◆ **ACTION ITEM**:
In the entries below, find the line with "Answer: 219" and the line with "Answer: 90202/5 ≈ 18040.". Print those two and everything between them exactly, and nothing else.

╭──

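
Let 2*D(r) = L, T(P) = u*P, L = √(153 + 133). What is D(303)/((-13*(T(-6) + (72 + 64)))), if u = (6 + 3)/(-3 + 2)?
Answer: -√286/4940 ≈ -0.0034234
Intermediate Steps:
u = -9 (u = 9/(-1) = 9*(-1) = -9)
L = √286 ≈ 16.912
T(P) = -9*P
D(r) = √286/2
D(303)/((-13*(T(-6) + (72 + 64)))) = (√286/2)/((-13*(-9*(-6) + (72 + 64)))) = (√286/2)/((-13*(54 + 136))) = (√286/2)/((-13*190)) = (√286/2)/(-2470) = (√286/2)*(-1/2470) = -√286/4940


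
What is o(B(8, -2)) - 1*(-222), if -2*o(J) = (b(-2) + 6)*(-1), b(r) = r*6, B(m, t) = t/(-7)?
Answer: 219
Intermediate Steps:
B(m, t) = -t/7 (B(m, t) = t*(-⅐) = -t/7)
b(r) = 6*r
o(J) = -3 (o(J) = -(6*(-2) + 6)*(-1)/2 = -(-12 + 6)*(-1)/2 = -(-3)*(-1) = -½*6 = -3)
o(B(8, -2)) - 1*(-222) = -3 - 1*(-222) = -3 + 222 = 219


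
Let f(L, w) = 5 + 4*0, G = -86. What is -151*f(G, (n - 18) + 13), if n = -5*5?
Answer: -755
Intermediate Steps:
n = -25
f(L, w) = 5 (f(L, w) = 5 + 0 = 5)
-151*f(G, (n - 18) + 13) = -151*5 = -755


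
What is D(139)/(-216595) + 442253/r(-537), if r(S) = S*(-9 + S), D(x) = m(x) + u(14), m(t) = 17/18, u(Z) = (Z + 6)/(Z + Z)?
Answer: 47894651096/31753043595 ≈ 1.5083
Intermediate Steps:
u(Z) = (6 + Z)/(2*Z) (u(Z) = (6 + Z)/((2*Z)) = (6 + Z)*(1/(2*Z)) = (6 + Z)/(2*Z))
m(t) = 17/18 (m(t) = 17*(1/18) = 17/18)
D(x) = 209/126 (D(x) = 17/18 + (½)*(6 + 14)/14 = 17/18 + (½)*(1/14)*20 = 17/18 + 5/7 = 209/126)
D(139)/(-216595) + 442253/r(-537) = (209/126)/(-216595) + 442253/((-537*(-9 - 537))) = (209/126)*(-1/216595) + 442253/((-537*(-546))) = -209/27290970 + 442253/293202 = -209/27290970 + 442253*(1/293202) = -209/27290970 + 63179/41886 = 47894651096/31753043595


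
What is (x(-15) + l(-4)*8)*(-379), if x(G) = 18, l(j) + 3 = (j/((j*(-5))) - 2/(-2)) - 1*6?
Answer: 90202/5 ≈ 18040.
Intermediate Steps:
l(j) = -41/5 (l(j) = -3 + ((j/((j*(-5))) - 2/(-2)) - 1*6) = -3 + ((j/((-5*j)) - 2*(-½)) - 6) = -3 + ((j*(-1/(5*j)) + 1) - 6) = -3 + ((-⅕ + 1) - 6) = -3 + (⅘ - 6) = -3 - 26/5 = -41/5)
(x(-15) + l(-4)*8)*(-379) = (18 - 41/5*8)*(-379) = (18 - 328/5)*(-379) = -238/5*(-379) = 90202/5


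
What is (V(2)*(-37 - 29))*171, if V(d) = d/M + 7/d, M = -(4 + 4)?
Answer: -73359/2 ≈ -36680.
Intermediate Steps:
M = -8 (M = -1*8 = -8)
V(d) = 7/d - d/8 (V(d) = d/(-8) + 7/d = d*(-⅛) + 7/d = -d/8 + 7/d = 7/d - d/8)
(V(2)*(-37 - 29))*171 = ((7/2 - ⅛*2)*(-37 - 29))*171 = ((7*(½) - ¼)*(-66))*171 = ((7/2 - ¼)*(-66))*171 = ((13/4)*(-66))*171 = -429/2*171 = -73359/2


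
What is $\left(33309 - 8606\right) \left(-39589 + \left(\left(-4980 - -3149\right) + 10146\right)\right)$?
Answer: $-772561622$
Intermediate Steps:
$\left(33309 - 8606\right) \left(-39589 + \left(\left(-4980 - -3149\right) + 10146\right)\right) = 24703 \left(-39589 + \left(\left(-4980 + 3149\right) + 10146\right)\right) = 24703 \left(-39589 + \left(-1831 + 10146\right)\right) = 24703 \left(-39589 + 8315\right) = 24703 \left(-31274\right) = -772561622$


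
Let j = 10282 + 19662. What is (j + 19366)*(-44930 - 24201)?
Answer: -3408849610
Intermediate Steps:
j = 29944
(j + 19366)*(-44930 - 24201) = (29944 + 19366)*(-44930 - 24201) = 49310*(-69131) = -3408849610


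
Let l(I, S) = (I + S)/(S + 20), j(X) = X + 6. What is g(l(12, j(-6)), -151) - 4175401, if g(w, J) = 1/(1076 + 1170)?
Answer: -9377950645/2246 ≈ -4.1754e+6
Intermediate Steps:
j(X) = 6 + X
l(I, S) = (I + S)/(20 + S)
g(w, J) = 1/2246
g(l(12, j(-6)), -151) - 4175401 = 1/2246 - 4175401 = -9377950645/2246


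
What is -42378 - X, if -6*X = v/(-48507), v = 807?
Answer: -4111259561/97014 ≈ -42378.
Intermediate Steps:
X = 269/97014 (X = -269/(2*(-48507)) = -269*(-1)/(2*48507) = -1/6*(-269/16169) = 269/97014 ≈ 0.0027728)
-42378 - X = -42378 - 1*269/97014 = -42378 - 269/97014 = -4111259561/97014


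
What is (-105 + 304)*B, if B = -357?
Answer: -71043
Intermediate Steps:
(-105 + 304)*B = (-105 + 304)*(-357) = 199*(-357) = -71043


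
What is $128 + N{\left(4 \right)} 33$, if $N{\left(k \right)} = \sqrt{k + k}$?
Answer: $128 + 66 \sqrt{2} \approx 221.34$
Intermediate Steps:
$N{\left(k \right)} = \sqrt{2} \sqrt{k}$ ($N{\left(k \right)} = \sqrt{2 k} = \sqrt{2} \sqrt{k}$)
$128 + N{\left(4 \right)} 33 = 128 + \sqrt{2} \sqrt{4} \cdot 33 = 128 + \sqrt{2} \cdot 2 \cdot 33 = 128 + 2 \sqrt{2} \cdot 33 = 128 + 66 \sqrt{2}$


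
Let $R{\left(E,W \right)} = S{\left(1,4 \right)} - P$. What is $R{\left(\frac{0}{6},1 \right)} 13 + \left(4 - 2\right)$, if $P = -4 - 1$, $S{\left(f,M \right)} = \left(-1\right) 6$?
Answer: $-11$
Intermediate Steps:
$S{\left(f,M \right)} = -6$
$P = -5$
$R{\left(E,W \right)} = -1$ ($R{\left(E,W \right)} = -6 - -5 = -6 + 5 = -1$)
$R{\left(\frac{0}{6},1 \right)} 13 + \left(4 - 2\right) = \left(-1\right) 13 + \left(4 - 2\right) = -13 + \left(4 - 2\right) = -13 + 2 = -11$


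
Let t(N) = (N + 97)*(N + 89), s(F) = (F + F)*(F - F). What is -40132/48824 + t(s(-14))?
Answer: 105364365/12206 ≈ 8632.2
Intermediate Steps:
s(F) = 0 (s(F) = (2*F)*0 = 0)
t(N) = (89 + N)*(97 + N) (t(N) = (97 + N)*(89 + N) = (89 + N)*(97 + N))
-40132/48824 + t(s(-14)) = -40132/48824 + (8633 + 0² + 186*0) = -40132*1/48824 + (8633 + 0 + 0) = -10033/12206 + 8633 = 105364365/12206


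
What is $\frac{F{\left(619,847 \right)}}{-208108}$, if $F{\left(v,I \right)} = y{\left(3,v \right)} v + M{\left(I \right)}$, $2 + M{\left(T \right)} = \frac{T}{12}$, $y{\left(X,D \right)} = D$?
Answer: $- \frac{4598755}{2497296} \approx -1.8415$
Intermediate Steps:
$M{\left(T \right)} = -2 + \frac{T}{12}$
$F{\left(v,I \right)} = -2 + v^{2} + \frac{I}{12}$ ($F{\left(v,I \right)} = v v + \left(-2 + \frac{I}{12}\right) = v^{2} + \left(-2 + \frac{I}{12}\right) = -2 + v^{2} + \frac{I}{12}$)
$\frac{F{\left(619,847 \right)}}{-208108} = \frac{-2 + 619^{2} + \frac{1}{12} \cdot 847}{-208108} = \left(-2 + 383161 + \frac{847}{12}\right) \left(- \frac{1}{208108}\right) = \frac{4598755}{12} \left(- \frac{1}{208108}\right) = - \frac{4598755}{2497296}$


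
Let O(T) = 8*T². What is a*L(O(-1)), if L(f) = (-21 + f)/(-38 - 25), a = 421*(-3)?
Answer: -5473/21 ≈ -260.62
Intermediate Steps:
a = -1263
L(f) = ⅓ - f/63 (L(f) = (-21 + f)/(-63) = (-21 + f)*(-1/63) = ⅓ - f/63)
a*L(O(-1)) = -1263*(⅓ - 8*(-1)²/63) = -1263*(⅓ - 8/63) = -1263*13/63 = -5473/21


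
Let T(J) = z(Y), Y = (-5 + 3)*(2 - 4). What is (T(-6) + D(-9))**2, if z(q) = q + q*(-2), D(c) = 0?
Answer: 16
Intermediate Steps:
Y = 4 (Y = -2*(-2) = 4)
z(q) = -q (z(q) = q - 2*q = -q)
T(J) = -4 (T(J) = -1*4 = -4)
(T(-6) + D(-9))**2 = (-4 + 0)**2 = (-4)**2 = 16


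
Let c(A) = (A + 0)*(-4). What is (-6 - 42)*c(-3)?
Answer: -576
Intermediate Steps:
c(A) = -4*A (c(A) = A*(-4) = -4*A)
(-6 - 42)*c(-3) = (-6 - 42)*(-4*(-3)) = -48*12 = -576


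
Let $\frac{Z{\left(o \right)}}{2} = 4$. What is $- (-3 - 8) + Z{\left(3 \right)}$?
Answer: $19$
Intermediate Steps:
$Z{\left(o \right)} = 8$ ($Z{\left(o \right)} = 2 \cdot 4 = 8$)
$- (-3 - 8) + Z{\left(3 \right)} = - (-3 - 8) + 8 = \left(-1\right) \left(-11\right) + 8 = 11 + 8 = 19$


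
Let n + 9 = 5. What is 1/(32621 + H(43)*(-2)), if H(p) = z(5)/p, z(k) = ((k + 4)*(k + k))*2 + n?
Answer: 43/1402351 ≈ 3.0663e-5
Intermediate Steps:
n = -4 (n = -9 + 5 = -4)
z(k) = -4 + 4*k*(4 + k) (z(k) = ((k + 4)*(k + k))*2 - 4 = ((4 + k)*(2*k))*2 - 4 = (2*k*(4 + k))*2 - 4 = 4*k*(4 + k) - 4 = -4 + 4*k*(4 + k))
H(p) = 176/p (H(p) = (-4 + 4*5² + 16*5)/p = (-4 + 4*25 + 80)/p = (-4 + 100 + 80)/p = 176/p)
1/(32621 + H(43)*(-2)) = 1/(32621 + (176/43)*(-2)) = 1/(32621 - 352/43) = 1/(1402351/43) = 43/1402351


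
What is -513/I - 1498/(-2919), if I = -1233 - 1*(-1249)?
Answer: -210497/6672 ≈ -31.549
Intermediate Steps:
I = 16 (I = -1233 + 1249 = 16)
-513/I - 1498/(-2919) = -513/16 - 1498/(-2919) = -513*1/16 - 1498*(-1/2919) = -513/16 + 214/417 = -210497/6672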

╰──

◆ **WORKED SOLUTION**:
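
Answer: 219
Intermediate Steps:
B(m, t) = -t/7 (B(m, t) = t*(-⅐) = -t/7)
b(r) = 6*r
o(J) = -3 (o(J) = -(6*(-2) + 6)*(-1)/2 = -(-12 + 6)*(-1)/2 = -(-3)*(-1) = -½*6 = -3)
o(B(8, -2)) - 1*(-222) = -3 - 1*(-222) = -3 + 222 = 219


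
Let f(L, w) = 5 + 4*0, G = -86. What is -151*f(G, (n - 18) + 13), if n = -5*5?
Answer: -755
Intermediate Steps:
n = -25
f(L, w) = 5 (f(L, w) = 5 + 0 = 5)
-151*f(G, (n - 18) + 13) = -151*5 = -755


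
What is D(139)/(-216595) + 442253/r(-537), if r(S) = S*(-9 + S), D(x) = m(x) + u(14), m(t) = 17/18, u(Z) = (Z + 6)/(Z + Z)?
Answer: 47894651096/31753043595 ≈ 1.5083
Intermediate Steps:
u(Z) = (6 + Z)/(2*Z) (u(Z) = (6 + Z)/((2*Z)) = (6 + Z)*(1/(2*Z)) = (6 + Z)/(2*Z))
m(t) = 17/18 (m(t) = 17*(1/18) = 17/18)
D(x) = 209/126 (D(x) = 17/18 + (½)*(6 + 14)/14 = 17/18 + (½)*(1/14)*20 = 17/18 + 5/7 = 209/126)
D(139)/(-216595) + 442253/r(-537) = (209/126)/(-216595) + 442253/((-537*(-9 - 537))) = (209/126)*(-1/216595) + 442253/((-537*(-546))) = -209/27290970 + 442253/293202 = -209/27290970 + 442253*(1/293202) = -209/27290970 + 63179/41886 = 47894651096/31753043595


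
What is (x(-15) + l(-4)*8)*(-379), if x(G) = 18, l(j) + 3 = (j/((j*(-5))) - 2/(-2)) - 1*6?
Answer: 90202/5 ≈ 18040.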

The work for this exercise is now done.